> Work task
All of the records need to be retyped exactly, with no line dropped.

(Entries taken from a collection)
_ _ _ _ _

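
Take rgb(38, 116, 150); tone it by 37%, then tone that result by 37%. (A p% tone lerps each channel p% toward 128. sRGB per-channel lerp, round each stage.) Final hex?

#5C7B89

Lerp each channel 37% toward 128:
  R: 38 + 33.3 = 71.3 → 71
  G: 116 + 4.44 = 120.44 → 120
  B: 150 − 8.14 = 141.86 → 142
After the tone: rgb(71, 120, 142) = #47788E.
A 37% tone moves each channel 37% toward 128:
  R: 71 + 0.37×(128−71) = 71 + 21.09 = 92.09 → 92
  G: 120 + 0.37×(128−120) = 120 + 2.96 = 122.96 → 123
  B: 142 + 0.37×(128−142) = 142 − 5.18 = 136.82 → 137
rgb(92, 123, 137) = #5C7B89.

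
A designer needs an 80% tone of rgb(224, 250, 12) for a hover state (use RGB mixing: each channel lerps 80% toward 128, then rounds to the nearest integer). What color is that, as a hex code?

An 80% tone moves each channel 80% toward 128:
  R: 224 + 0.8×(128−224) = 224 − 76.8 = 147.2 → 147
  G: 250 + 0.8×(128−250) = 250 − 97.6 = 152.4 → 152
  B: 12 + 0.8×(128−12) = 12 + 92.8 = 104.8 → 105
rgb(147, 152, 105) = #939869.

#939869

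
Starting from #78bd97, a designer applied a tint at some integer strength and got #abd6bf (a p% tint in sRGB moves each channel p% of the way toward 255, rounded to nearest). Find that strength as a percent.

38%

#78bd97 is rgb(120, 189, 151); #abd6bf is rgb(171, 214, 191).
On the R channel (widest range): 171 ≈ 120 + (p/100)(255 − 120), so p ≈ 100×(171 − 120)/(255 − 120) = 5100/135 = 37.78.
p = 38 reproduces all three channels after rounding.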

_ _ _ _ _

> Written response
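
Take rgb(38, 116, 150); tone it by 37%, then tone that result by 37%. (A p% tone lerps each channel p% toward 128. sRGB per-channel lerp, round each stage.) Final hex?

#5C7B89

Lerp each channel 37% toward 128:
  R: 38 + 33.3 = 71.3 → 71
  G: 116 + 4.44 = 120.44 → 120
  B: 150 − 8.14 = 141.86 → 142
After the tone: rgb(71, 120, 142) = #47788E.
A 37% tone moves each channel 37% toward 128:
  R: 71 + 0.37×(128−71) = 71 + 21.09 = 92.09 → 92
  G: 120 + 0.37×(128−120) = 120 + 2.96 = 122.96 → 123
  B: 142 + 0.37×(128−142) = 142 − 5.18 = 136.82 → 137
rgb(92, 123, 137) = #5C7B89.

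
A designer needs an 80% tone of rgb(224, 250, 12) for a hover state (use RGB mixing: each channel lerps 80% toward 128, then rounds to the nearest integer). What color is that, as a hex code?

An 80% tone moves each channel 80% toward 128:
  R: 224 + 0.8×(128−224) = 224 − 76.8 = 147.2 → 147
  G: 250 + 0.8×(128−250) = 250 − 97.6 = 152.4 → 152
  B: 12 + 0.8×(128−12) = 12 + 92.8 = 104.8 → 105
rgb(147, 152, 105) = #939869.

#939869

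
Starting from #78bd97, a designer applied a tint at some integer strength and got #abd6bf (a p% tint in sRGB moves each channel p% of the way toward 255, rounded to nearest). Find that strength as a percent.

38%

#78bd97 is rgb(120, 189, 151); #abd6bf is rgb(171, 214, 191).
On the R channel (widest range): 171 ≈ 120 + (p/100)(255 − 120), so p ≈ 100×(171 − 120)/(255 − 120) = 5100/135 = 37.78.
p = 38 reproduces all three channels after rounding.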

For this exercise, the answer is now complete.